##### DATA FOR THIS TASK

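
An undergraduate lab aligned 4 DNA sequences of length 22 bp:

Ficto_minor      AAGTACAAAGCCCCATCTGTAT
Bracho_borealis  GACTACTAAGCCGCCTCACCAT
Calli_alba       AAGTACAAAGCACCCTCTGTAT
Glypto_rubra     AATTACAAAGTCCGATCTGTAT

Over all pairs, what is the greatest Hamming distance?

Pairwise Hamming distances:
  Ficto_minor vs Bracho_borealis: 8
  Ficto_minor vs Calli_alba: 2
  Ficto_minor vs Glypto_rubra: 3
  Bracho_borealis vs Calli_alba: 8
  Bracho_borealis vs Glypto_rubra: 10
  Calli_alba vs Glypto_rubra: 5
The largest is 10, between Bracho_borealis and Glypto_rubra.

10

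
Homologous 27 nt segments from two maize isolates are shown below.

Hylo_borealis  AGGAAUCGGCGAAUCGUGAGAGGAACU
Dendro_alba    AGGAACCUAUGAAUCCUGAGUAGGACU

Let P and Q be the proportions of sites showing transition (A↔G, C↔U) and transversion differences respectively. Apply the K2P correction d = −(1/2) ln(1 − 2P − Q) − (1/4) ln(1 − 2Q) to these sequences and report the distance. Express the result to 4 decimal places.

0.3912

Differing sites — 6:U/C (Ti); 8:G/U (Tv); 9:G/A (Ti); 10:C/U (Ti); 16:G/C (Tv); 21:A/U (Tv); 22:G/A (Ti); 24:A/G (Ti).
Of the 8 differences, 5 transitions and 3 transversions over 27 sites: P = 5/27 = 0.185185, Q = 3/27 = 0.111111.
d = −0.5·ln(0.518519) − 0.25·ln(0.777778) = −0.5·(-0.656779) − 0.25·(-0.251314) = 0.3912.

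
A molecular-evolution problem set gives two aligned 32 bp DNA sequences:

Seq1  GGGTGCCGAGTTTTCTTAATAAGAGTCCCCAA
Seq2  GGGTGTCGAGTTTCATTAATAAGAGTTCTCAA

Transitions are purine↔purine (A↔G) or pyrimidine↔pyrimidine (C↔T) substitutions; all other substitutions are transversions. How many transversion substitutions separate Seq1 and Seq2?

Mismatches occur at site 6 (C→T, transition), site 14 (T→C, transition), site 15 (C→A, transversion), site 27 (C→T, transition), site 29 (C→T, transition).
Of the 5 differences, 4 transitions and 1 transversion, so the answer is 1.

1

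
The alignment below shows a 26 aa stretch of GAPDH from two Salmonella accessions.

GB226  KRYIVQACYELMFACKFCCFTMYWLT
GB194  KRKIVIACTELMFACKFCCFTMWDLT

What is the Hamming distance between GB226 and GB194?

5

Differing sites — 3:Y/K; 6:Q/I; 9:Y/T; 23:Y/W; 24:W/D.
That gives 5 mismatches out of 26 aligned sites, so the Hamming distance is 5.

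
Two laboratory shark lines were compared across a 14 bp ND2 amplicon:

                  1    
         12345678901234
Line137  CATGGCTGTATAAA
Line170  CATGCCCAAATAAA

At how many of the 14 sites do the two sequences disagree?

4

Mismatches occur at site 5 (G/C), site 7 (T/C), site 8 (G/A), site 9 (T/A).
That gives 4 mismatches out of 14 aligned sites, so the Hamming distance is 4.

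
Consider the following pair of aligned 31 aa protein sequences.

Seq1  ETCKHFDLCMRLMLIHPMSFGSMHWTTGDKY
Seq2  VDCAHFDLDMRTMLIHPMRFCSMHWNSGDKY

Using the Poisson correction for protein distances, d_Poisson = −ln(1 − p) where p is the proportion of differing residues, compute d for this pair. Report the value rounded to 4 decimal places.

0.3429

The sequences differ at positions 1 (E/V), 2 (T/D), 4 (K/A), 9 (C/D), 12 (L/T), 19 (S/R), 21 (G/C), 26 (T/N), 27 (T/S).
p = 9/31 = 0.290323.
d = −ln(1 − 0.290323) = −ln(0.709677) = 0.3429.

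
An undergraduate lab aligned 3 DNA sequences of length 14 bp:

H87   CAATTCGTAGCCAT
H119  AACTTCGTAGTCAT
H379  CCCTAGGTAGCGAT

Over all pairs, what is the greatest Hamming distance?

Pairwise Hamming distances:
  H87 vs H119: 3
  H87 vs H379: 5
  H119 vs H379: 6
The largest is 6, between H119 and H379.

6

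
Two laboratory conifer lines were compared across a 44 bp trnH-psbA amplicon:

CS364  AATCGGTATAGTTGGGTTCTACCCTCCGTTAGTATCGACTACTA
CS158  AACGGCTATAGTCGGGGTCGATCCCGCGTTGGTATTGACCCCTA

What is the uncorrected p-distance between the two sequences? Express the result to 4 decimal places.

The sequences differ at positions 3 (T/C), 4 (C/G), 6 (G/C), 13 (T/C), 17 (T/G), 20 (T/G), 22 (C/T), 25 (T/C), 26 (C/G), 31 (A/G), 36 (C/T), 40 (T/C), 41 (A/C).
There are 13 differences over 44 sites, so p = 13/44 = 0.2955.

0.2955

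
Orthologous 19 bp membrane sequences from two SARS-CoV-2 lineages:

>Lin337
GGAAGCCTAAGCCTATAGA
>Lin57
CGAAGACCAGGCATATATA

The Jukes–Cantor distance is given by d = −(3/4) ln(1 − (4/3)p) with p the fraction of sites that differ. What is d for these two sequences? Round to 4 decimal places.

Differing sites — 1:G/C; 6:C/A; 8:T/C; 10:A/G; 13:C/A; 18:G/T.
p = 6/19 = 0.315789.
d = −0.75 · ln(1 − (4/3)·0.315789) = −0.75 · ln(0.578948) = −0.75 · (-0.546543) = 0.4099.

0.4099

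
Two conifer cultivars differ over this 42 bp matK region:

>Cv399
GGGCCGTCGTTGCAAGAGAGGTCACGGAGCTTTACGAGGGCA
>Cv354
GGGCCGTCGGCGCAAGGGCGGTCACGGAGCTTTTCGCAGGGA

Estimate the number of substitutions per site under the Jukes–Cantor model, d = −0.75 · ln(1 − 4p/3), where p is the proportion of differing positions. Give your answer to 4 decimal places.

Differing sites — 10:T/G; 11:T/C; 17:A/G; 19:A/C; 34:A/T; 37:A/C; 38:G/A; 41:C/G.
p = 8/42 = 0.190476.
d = −0.75 · ln(1 − (4/3)·0.190476) = −0.75 · ln(0.746032) = −0.75 · (-0.292987) = 0.2197.

0.2197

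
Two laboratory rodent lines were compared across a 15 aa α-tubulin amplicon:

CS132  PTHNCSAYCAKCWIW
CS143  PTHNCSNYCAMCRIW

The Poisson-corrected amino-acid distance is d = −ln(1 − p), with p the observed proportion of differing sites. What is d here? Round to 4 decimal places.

0.2231

The sequences differ at positions 7 (A/N), 11 (K/M), 13 (W/R).
p = 3/15 = 0.200000.
d = −ln(1 − 0.200000) = −ln(0.800000) = 0.2231.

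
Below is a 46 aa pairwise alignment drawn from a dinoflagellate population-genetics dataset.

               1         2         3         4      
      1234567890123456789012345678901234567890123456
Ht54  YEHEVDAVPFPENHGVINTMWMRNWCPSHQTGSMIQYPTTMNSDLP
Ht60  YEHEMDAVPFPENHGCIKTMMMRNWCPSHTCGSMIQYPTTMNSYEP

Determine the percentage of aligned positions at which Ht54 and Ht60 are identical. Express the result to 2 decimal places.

Differing sites — 5:V/M; 16:V/C; 18:N/K; 21:W/M; 30:Q/T; 31:T/C; 44:D/Y; 45:L/E.
38 of the 46 sites match, so the percent identity is 38/46 × 100 = 82.61%.

82.61%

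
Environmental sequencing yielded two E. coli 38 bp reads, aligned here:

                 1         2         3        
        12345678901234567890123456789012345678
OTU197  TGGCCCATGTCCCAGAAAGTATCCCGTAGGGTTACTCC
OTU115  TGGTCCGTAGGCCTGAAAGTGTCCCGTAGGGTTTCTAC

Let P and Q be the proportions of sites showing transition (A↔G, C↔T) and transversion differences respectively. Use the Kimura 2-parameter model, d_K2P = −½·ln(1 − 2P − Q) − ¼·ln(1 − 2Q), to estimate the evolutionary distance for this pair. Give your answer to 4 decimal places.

Mismatches occur at site 4 (C↔T, transition), site 7 (A↔G, transition), site 9 (G↔A, transition), site 10 (T↔G, transversion), site 11 (C↔G, transversion), site 14 (A↔T, transversion), site 21 (A↔G, transition), site 34 (A↔T, transversion), site 37 (C↔A, transversion).
Of the 9 differences, 4 transitions and 5 transversions over 38 sites: P = 4/38 = 0.105263, Q = 5/38 = 0.131579.
d = −0.5·ln(0.657895) − 0.25·ln(0.736842) = −0.5·(-0.418710) − 0.25·(-0.305382) = 0.2857.

0.2857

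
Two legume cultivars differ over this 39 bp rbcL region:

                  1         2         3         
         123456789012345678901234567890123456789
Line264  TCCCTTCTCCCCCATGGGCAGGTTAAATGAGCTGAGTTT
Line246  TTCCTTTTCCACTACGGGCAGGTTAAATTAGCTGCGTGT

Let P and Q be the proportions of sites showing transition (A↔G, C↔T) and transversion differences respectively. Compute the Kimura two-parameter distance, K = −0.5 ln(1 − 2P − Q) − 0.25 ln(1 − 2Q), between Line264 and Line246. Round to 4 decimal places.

Mismatches occur at site 2 (C/T, transition), site 7 (C/T, transition), site 11 (C/A, transversion), site 13 (C/T, transition), site 15 (T/C, transition), site 29 (G/T, transversion), site 35 (A/C, transversion), site 38 (T/G, transversion).
Of the 8 differences, 4 transitions and 4 transversions over 39 sites: P = 4/39 = 0.102564, Q = 4/39 = 0.102564.
d = −0.5·ln(0.692308) − 0.25·ln(0.794872) = −0.5·(-0.367724) − 0.25·(-0.229574) = 0.2413.

0.2413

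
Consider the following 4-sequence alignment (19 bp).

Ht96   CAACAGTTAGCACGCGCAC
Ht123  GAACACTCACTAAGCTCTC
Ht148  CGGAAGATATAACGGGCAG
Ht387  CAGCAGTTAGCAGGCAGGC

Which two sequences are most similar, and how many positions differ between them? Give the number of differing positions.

5

Pairwise Hamming distances:
  Ht96 vs Ht123: 8
  Ht96 vs Ht148: 8
  Ht96 vs Ht387: 5
  Ht123 vs Ht148: 14
  Ht123 vs Ht387: 10
  Ht148 vs Ht387: 11
The smallest is 5, between Ht96 and Ht387.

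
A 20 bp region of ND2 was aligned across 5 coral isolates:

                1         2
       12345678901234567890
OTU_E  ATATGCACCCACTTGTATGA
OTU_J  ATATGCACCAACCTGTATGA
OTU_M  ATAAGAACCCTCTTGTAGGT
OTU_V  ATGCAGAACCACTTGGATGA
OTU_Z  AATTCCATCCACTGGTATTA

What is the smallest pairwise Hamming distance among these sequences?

Pairwise Hamming distances:
  OTU_E vs OTU_J: 2
  OTU_E vs OTU_M: 5
  OTU_E vs OTU_V: 6
  OTU_E vs OTU_Z: 6
  OTU_J vs OTU_M: 7
  OTU_J vs OTU_V: 8
  OTU_J vs OTU_Z: 8
  OTU_M vs OTU_V: 9
  OTU_M vs OTU_Z: 11
  OTU_V vs OTU_Z: 9
The smallest is 2, between OTU_E and OTU_J.

2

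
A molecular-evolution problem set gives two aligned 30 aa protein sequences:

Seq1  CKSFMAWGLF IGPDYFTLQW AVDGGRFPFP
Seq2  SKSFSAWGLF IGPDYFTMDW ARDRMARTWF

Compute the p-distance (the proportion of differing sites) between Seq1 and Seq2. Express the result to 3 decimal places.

Differing sites — 1:C/S; 5:M/S; 18:L/M; 19:Q/D; 22:V/R; 24:G/R; 25:G/M; 26:R/A; 27:F/R; 28:P/T; 29:F/W; 30:P/F.
There are 12 differences over 30 sites, so p = 12/30 = 0.400.

0.400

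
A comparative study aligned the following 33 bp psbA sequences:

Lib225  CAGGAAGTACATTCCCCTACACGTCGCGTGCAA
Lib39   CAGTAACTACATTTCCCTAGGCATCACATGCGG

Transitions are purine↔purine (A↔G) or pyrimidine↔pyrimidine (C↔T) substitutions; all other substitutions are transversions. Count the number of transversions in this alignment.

3

Differing sites — 4:G/T (Tv); 7:G/C (Tv); 14:C/T (Ti); 20:C/G (Tv); 21:A/G (Ti); 23:G/A (Ti); 26:G/A (Ti); 28:G/A (Ti); 32:A/G (Ti); 33:A/G (Ti).
Of the 10 differences, 7 transitions and 3 transversions, so the answer is 3.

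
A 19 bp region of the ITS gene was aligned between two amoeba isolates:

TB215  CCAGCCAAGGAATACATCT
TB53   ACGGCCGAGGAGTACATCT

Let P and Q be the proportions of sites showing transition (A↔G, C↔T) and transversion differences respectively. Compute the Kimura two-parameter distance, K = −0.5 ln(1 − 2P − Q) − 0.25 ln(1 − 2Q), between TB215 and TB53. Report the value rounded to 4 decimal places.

0.2576

Mismatches occur at site 1 (C→A, transversion), site 3 (A→G, transition), site 7 (A→G, transition), site 12 (A→G, transition).
Of the 4 differences, 3 transitions and 1 transversion over 19 sites: P = 3/19 = 0.157895, Q = 1/19 = 0.052632.
d = −0.5·ln(0.631578) − 0.25·ln(0.894736) = −0.5·(-0.459534) − 0.25·(-0.111227) = 0.2576.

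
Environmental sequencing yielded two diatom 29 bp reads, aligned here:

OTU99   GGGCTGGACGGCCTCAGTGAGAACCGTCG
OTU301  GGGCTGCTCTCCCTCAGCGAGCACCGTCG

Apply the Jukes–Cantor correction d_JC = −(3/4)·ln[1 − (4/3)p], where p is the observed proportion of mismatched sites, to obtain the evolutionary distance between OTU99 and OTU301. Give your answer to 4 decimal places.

Differing sites — 7:G/C; 8:A/T; 10:G/T; 11:G/C; 18:T/C; 22:A/C.
p = 6/29 = 0.206897.
d = −0.75 · ln(1 − (4/3)·0.206897) = −0.75 · ln(0.724137) = −0.75 · (-0.322775) = 0.2421.

0.2421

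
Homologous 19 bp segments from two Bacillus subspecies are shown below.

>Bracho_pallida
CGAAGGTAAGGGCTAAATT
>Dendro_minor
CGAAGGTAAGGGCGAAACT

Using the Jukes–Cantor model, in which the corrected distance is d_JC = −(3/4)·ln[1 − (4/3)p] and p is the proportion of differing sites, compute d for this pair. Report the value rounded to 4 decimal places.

Mismatches occur at site 14 (T↔G), site 18 (T↔C).
p = 2/19 = 0.105263.
d = −0.75 · ln(1 − (4/3)·0.105263) = −0.75 · ln(0.859649) = −0.75 · (-0.151231) = 0.1134.

0.1134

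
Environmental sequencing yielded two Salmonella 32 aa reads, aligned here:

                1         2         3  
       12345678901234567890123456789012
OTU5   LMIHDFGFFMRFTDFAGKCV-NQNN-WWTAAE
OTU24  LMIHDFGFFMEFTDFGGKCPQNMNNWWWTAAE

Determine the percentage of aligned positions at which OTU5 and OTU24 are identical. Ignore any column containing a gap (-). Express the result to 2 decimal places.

Excluding the 2 gap columns leaves 30 comparable sites.
Mismatches occur at site 11 (R→E), site 16 (A→G), site 20 (V→P), site 23 (Q→M).
26 of the 30 comparable sites match, so the percent identity is 26/30 × 100 = 86.67%.

86.67%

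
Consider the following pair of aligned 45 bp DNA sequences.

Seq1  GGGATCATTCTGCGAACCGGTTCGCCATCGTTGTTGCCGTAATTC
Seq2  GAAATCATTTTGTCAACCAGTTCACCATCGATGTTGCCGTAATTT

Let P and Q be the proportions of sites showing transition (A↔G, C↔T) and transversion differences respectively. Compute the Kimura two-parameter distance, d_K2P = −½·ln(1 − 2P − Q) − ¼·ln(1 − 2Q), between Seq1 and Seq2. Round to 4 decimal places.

Differing sites — 2:G/A (Ti); 3:G/A (Ti); 10:C/T (Ti); 13:C/T (Ti); 14:G/C (Tv); 19:G/A (Ti); 24:G/A (Ti); 31:T/A (Tv); 45:C/T (Ti).
Of the 9 differences, 7 transitions and 2 transversions over 45 sites: P = 7/45 = 0.155556, Q = 2/45 = 0.044444.
d = −0.5·ln(0.644444) − 0.25·ln(0.911112) = −0.5·(-0.439367) − 0.25·(-0.093089) = 0.2430.

0.2430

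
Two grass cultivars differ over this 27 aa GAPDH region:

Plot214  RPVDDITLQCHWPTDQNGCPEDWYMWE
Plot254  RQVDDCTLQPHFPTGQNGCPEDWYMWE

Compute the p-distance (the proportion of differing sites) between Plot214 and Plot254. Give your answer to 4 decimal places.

Differing sites — 2:P/Q; 6:I/C; 10:C/P; 12:W/F; 15:D/G.
There are 5 differences over 27 sites, so p = 5/27 = 0.1852.

0.1852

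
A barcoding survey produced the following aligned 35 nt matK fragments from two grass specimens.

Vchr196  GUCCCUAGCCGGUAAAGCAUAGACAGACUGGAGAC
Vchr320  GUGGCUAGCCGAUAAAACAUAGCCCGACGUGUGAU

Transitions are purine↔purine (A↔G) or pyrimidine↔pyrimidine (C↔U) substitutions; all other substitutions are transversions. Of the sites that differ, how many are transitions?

3

Differing sites — 3:C/G (Tv); 4:C/G (Tv); 12:G/A (Ti); 17:G/A (Ti); 23:A/C (Tv); 25:A/C (Tv); 29:U/G (Tv); 30:G/U (Tv); 32:A/U (Tv); 35:C/U (Ti).
Of the 10 differences, 3 transitions and 7 transversions, so the answer is 3.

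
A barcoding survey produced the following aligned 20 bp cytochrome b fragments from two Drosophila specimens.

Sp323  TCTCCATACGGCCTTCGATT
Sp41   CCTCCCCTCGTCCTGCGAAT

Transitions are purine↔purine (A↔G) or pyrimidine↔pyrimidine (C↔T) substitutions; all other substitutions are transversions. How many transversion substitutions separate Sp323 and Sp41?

5

Mismatches occur at site 1 (T↔C, transition), site 6 (A↔C, transversion), site 7 (T↔C, transition), site 8 (A↔T, transversion), site 11 (G↔T, transversion), site 15 (T↔G, transversion), site 19 (T↔A, transversion).
Of the 7 differences, 2 transitions and 5 transversions, so the answer is 5.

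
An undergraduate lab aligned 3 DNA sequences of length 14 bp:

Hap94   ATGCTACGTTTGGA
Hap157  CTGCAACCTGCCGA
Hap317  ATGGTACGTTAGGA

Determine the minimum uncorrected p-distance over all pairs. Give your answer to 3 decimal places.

0.143

Pairwise Hamming distances:
  Hap94 vs Hap157: 6
  Hap94 vs Hap317: 2
  Hap157 vs Hap317: 7
The smallest is 2 mismatches, between Hap94 and Hap317; p = 2/14 = 0.143.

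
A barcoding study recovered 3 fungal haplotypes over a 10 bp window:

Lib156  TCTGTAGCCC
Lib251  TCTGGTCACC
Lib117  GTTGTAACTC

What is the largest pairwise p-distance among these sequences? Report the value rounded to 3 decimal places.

Pairwise Hamming distances:
  Lib156 vs Lib251: 4
  Lib156 vs Lib117: 4
  Lib251 vs Lib117: 7
The largest is 7 mismatches, between Lib251 and Lib117; p = 7/10 = 0.700.

0.700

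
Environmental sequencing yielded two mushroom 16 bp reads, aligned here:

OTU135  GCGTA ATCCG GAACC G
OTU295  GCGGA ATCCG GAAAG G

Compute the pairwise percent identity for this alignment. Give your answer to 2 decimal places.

Differing sites — 4:T/G; 14:C/A; 15:C/G.
13 of the 16 sites match, so the percent identity is 13/16 × 100 = 81.25%.

81.25%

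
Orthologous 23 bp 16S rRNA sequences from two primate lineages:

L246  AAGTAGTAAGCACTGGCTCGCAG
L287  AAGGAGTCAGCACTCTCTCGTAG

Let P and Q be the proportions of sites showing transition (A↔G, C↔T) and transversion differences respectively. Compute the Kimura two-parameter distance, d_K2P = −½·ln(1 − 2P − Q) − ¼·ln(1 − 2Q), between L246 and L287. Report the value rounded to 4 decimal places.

Differing sites — 4:T/G (Tv); 8:A/C (Tv); 15:G/C (Tv); 16:G/T (Tv); 21:C/T (Ti).
Of the 5 differences, 1 transition and 4 transversions over 23 sites: P = 1/23 = 0.043478, Q = 4/23 = 0.173913.
d = −0.5·ln(0.739131) − 0.25·ln(0.652174) = −0.5·(-0.302280) − 0.25·(-0.427444) = 0.2580.

0.2580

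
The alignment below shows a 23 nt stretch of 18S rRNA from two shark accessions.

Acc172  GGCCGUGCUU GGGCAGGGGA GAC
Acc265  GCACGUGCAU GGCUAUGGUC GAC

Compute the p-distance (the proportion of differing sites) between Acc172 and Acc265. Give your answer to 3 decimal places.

0.348

The sequences differ at positions 2 (G/C), 3 (C/A), 9 (U/A), 13 (G/C), 14 (C/U), 16 (G/U), 19 (G/U), 20 (A/C).
There are 8 differences over 23 sites, so p = 8/23 = 0.348.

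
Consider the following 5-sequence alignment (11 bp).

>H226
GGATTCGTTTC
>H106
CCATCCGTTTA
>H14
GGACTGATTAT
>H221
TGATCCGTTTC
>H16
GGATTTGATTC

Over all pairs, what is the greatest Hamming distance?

Pairwise Hamming distances:
  H226 vs H106: 4
  H226 vs H14: 5
  H226 vs H221: 2
  H226 vs H16: 2
  H106 vs H14: 8
  H106 vs H221: 3
  H106 vs H16: 6
  H14 vs H221: 7
  H14 vs H16: 6
  H221 vs H16: 4
The largest is 8, between H106 and H14.

8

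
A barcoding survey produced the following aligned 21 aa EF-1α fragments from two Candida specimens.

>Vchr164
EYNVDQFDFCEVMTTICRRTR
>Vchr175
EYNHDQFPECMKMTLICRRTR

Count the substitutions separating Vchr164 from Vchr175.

Mismatches occur at site 4 (V↔H), site 8 (D↔P), site 9 (F↔E), site 11 (E↔M), site 12 (V↔K), site 15 (T↔L).
That gives 6 mismatches out of 21 aligned sites, so the Hamming distance is 6.

6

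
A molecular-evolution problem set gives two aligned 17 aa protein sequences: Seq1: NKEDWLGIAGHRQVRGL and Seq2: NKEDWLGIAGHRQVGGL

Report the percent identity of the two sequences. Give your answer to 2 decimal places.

Differing sites — 15:R/G.
16 of the 17 sites match, so the percent identity is 16/17 × 100 = 94.12%.

94.12%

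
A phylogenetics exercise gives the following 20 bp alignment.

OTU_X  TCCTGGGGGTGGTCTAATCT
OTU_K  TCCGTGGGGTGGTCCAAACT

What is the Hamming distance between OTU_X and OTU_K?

4

Mismatches occur at site 4 (T/G), site 5 (G/T), site 15 (T/C), site 18 (T/A).
That gives 4 mismatches out of 20 aligned sites, so the Hamming distance is 4.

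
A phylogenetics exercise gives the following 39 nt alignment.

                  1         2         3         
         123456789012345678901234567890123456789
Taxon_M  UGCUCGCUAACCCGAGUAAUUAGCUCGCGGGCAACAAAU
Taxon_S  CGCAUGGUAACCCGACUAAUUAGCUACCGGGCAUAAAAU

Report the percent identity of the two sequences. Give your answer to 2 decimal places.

76.92%

Mismatches occur at site 1 (U/C), site 4 (U/A), site 5 (C/U), site 7 (C/G), site 16 (G/C), site 26 (C/A), site 27 (G/C), site 34 (A/U), site 35 (C/A).
30 of the 39 sites match, so the percent identity is 30/39 × 100 = 76.92%.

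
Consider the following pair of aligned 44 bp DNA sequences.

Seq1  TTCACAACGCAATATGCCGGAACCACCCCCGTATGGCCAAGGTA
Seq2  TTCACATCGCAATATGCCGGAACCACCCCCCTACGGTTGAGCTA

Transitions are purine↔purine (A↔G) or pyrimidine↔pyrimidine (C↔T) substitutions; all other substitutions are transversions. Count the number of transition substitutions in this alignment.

Mismatches occur at site 7 (A↔T, transversion), site 31 (G↔C, transversion), site 34 (T↔C, transition), site 37 (C↔T, transition), site 38 (C↔T, transition), site 39 (A↔G, transition), site 42 (G↔C, transversion).
Of the 7 differences, 4 transitions and 3 transversions, so the answer is 4.

4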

##########

## [WHAT THE TASK REQUIRES]
Show each line of the records above containing "matK".

## [RESULT OF THE EXERCISE]
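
Two conifer cultivars differ over this 42 bp matK region:
A barcoding survey produced the following aligned 35 nt matK fragments from two grass specimens.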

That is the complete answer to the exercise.